- **Exercise**
Your task is to write out the complete listing exactly as it is shown.

══════

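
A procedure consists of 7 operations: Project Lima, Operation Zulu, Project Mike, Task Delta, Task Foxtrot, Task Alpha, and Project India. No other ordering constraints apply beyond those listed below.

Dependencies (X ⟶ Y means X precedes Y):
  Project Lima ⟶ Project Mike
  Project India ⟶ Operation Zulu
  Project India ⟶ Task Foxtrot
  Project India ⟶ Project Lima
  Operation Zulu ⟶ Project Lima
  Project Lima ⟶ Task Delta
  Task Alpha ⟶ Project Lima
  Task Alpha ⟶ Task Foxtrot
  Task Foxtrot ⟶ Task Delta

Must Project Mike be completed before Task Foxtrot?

No chain of constraints connects Project Mike to Task Foxtrot in either direction.
A valid ordering placing Task Foxtrot before Project Mike exists, so the answer is no.

No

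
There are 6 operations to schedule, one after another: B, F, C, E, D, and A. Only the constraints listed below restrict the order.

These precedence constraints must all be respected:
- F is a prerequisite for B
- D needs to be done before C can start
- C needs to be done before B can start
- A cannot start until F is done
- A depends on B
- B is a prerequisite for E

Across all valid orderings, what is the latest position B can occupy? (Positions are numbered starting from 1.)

4

Every operation that must follow B has to come after it. Tracing all chains starting from B, those operations are: E, A — 2 in total.
So at least 2 operations follow B, putting B no later than position 4. That position is achievable by scheduling everything else first.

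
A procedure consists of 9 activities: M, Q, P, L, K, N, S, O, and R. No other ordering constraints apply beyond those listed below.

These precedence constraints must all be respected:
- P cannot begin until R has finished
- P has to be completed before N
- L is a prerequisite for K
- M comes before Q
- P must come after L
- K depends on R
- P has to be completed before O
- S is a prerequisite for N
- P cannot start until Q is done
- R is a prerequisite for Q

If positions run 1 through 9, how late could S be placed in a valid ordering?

8

Following the constraints forward from S, its only required successor is N.
With 1 mandatory successor out of 9 activities total, the latest slot for S is 9−1 = 8, and it's reachable by doing all non-successors before S.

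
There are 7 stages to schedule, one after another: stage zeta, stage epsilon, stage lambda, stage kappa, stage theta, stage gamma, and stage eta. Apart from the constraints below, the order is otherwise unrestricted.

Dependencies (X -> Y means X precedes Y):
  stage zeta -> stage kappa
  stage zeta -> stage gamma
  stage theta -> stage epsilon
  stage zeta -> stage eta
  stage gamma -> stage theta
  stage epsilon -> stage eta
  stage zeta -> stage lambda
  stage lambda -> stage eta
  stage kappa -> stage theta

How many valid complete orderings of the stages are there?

Only stage zeta has no prerequisites, so it must go first.
Counting all ways to extend the partial order to a total order gives 10.

10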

══════

- **Response to this task**
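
A procedure consists of 7 operations: Project Lima, Operation Zulu, Project Mike, Task Delta, Task Foxtrot, Task Alpha, and Project India. No other ordering constraints apply beyond those listed below.

Dependencies (X ⟶ Y means X precedes Y):
  Project Lima ⟶ Project Mike
  Project India ⟶ Operation Zulu
  Project India ⟶ Task Foxtrot
  Project India ⟶ Project Lima
  Operation Zulu ⟶ Project Lima
  Project Lima ⟶ Task Delta
  Task Alpha ⟶ Project Lima
  Task Alpha ⟶ Task Foxtrot
  Task Foxtrot ⟶ Task Delta

Must Project Mike be completed before Task Foxtrot?

No chain of constraints connects Project Mike to Task Foxtrot in either direction.
A valid ordering placing Task Foxtrot before Project Mike exists, so the answer is no.

No

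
There are 6 operations to schedule, one after another: B, F, C, E, D, and A. Only the constraints listed below restrict the order.

These precedence constraints must all be respected:
- F is a prerequisite for B
- D needs to be done before C can start
- C needs to be done before B can start
- A cannot start until F is done
- A depends on B
- B is a prerequisite for E

Across all valid orderings, what is the latest position B can occupy? (Positions are numbered starting from 1.)

4

Every operation that must follow B has to come after it. Tracing all chains starting from B, those operations are: E, A — 2 in total.
So at least 2 operations follow B, putting B no later than position 4. That position is achievable by scheduling everything else first.

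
A procedure consists of 9 activities: M, Q, P, L, K, N, S, O, and R. No other ordering constraints apply beyond those listed below.

These precedence constraints must all be respected:
- P cannot begin until R has finished
- P has to be completed before N
- L is a prerequisite for K
- M comes before Q
- P must come after L
- K depends on R
- P has to be completed before O
- S is a prerequisite for N
- P cannot start until Q is done
- R is a prerequisite for Q

If positions run 1 through 9, how late could S be placed in a valid ordering?

8

Following the constraints forward from S, its only required successor is N.
With 1 mandatory successor out of 9 activities total, the latest slot for S is 9−1 = 8, and it's reachable by doing all non-successors before S.

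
There are 7 stages to schedule, one after another: stage zeta, stage epsilon, stage lambda, stage kappa, stage theta, stage gamma, and stage eta. Apart from the constraints below, the order is otherwise unrestricted.

Dependencies (X -> Y means X precedes Y):
  stage zeta -> stage kappa
  stage zeta -> stage gamma
  stage theta -> stage epsilon
  stage zeta -> stage eta
  stage gamma -> stage theta
  stage epsilon -> stage eta
  stage zeta -> stage lambda
  stage lambda -> stage eta
  stage kappa -> stage theta

How many valid complete orderings of the stages are there?

Only stage zeta has no prerequisites, so it must go first.
Counting all ways to extend the partial order to a total order gives 10.

10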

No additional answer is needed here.